— What is expected —
Take the data below and extract the lines from the one with "Let W(A) = (A" to the one with "Answer: 262591989", inclusive, exactly as written.

(Collected data entries)
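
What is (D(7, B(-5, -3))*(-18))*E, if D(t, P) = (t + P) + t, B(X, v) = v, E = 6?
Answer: -1188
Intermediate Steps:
D(t, P) = P + 2*t (D(t, P) = (P + t) + t = P + 2*t)
(D(7, B(-5, -3))*(-18))*E = ((-3 + 2*7)*(-18))*6 = ((-3 + 14)*(-18))*6 = (11*(-18))*6 = -198*6 = -1188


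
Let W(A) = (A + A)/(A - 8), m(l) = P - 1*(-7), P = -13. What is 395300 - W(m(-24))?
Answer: 2767094/7 ≈ 3.9530e+5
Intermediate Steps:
m(l) = -6 (m(l) = -13 - 1*(-7) = -13 + 7 = -6)
W(A) = 2*A/(-8 + A) (W(A) = (2*A)/(-8 + A) = 2*A/(-8 + A))
395300 - W(m(-24)) = 395300 - 2*(-6)/(-8 - 6) = 395300 - 2*(-6)/(-14) = 395300 - 2*(-6)*(-1)/14 = 395300 - 1*6/7 = 395300 - 6/7 = 2767094/7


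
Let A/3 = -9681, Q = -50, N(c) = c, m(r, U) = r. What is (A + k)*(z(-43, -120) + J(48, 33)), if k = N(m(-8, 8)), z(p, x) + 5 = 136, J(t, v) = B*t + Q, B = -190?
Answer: 262591989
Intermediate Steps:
J(t, v) = -50 - 190*t (J(t, v) = -190*t - 50 = -50 - 190*t)
z(p, x) = 131 (z(p, x) = -5 + 136 = 131)
k = -8
A = -29043 (A = 3*(-9681) = -29043)
(A + k)*(z(-43, -120) + J(48, 33)) = (-29043 - 8)*(131 + (-50 - 190*48)) = -29051*(131 + (-50 - 9120)) = -29051*(131 - 9170) = -29051*(-9039) = 262591989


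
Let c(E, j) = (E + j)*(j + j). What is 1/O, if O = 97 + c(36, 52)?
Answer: 1/9249 ≈ 0.00010812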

— Solution for this task —
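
Let W(A) = (A + A)/(A - 8), m(l) = P - 1*(-7), P = -13. What is 395300 - W(m(-24))?
Answer: 2767094/7 ≈ 3.9530e+5
Intermediate Steps:
m(l) = -6 (m(l) = -13 - 1*(-7) = -13 + 7 = -6)
W(A) = 2*A/(-8 + A) (W(A) = (2*A)/(-8 + A) = 2*A/(-8 + A))
395300 - W(m(-24)) = 395300 - 2*(-6)/(-8 - 6) = 395300 - 2*(-6)/(-14) = 395300 - 2*(-6)*(-1)/14 = 395300 - 1*6/7 = 395300 - 6/7 = 2767094/7


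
Let A/3 = -9681, Q = -50, N(c) = c, m(r, U) = r. What is (A + k)*(z(-43, -120) + J(48, 33)), if k = N(m(-8, 8)), z(p, x) + 5 = 136, J(t, v) = B*t + Q, B = -190?
Answer: 262591989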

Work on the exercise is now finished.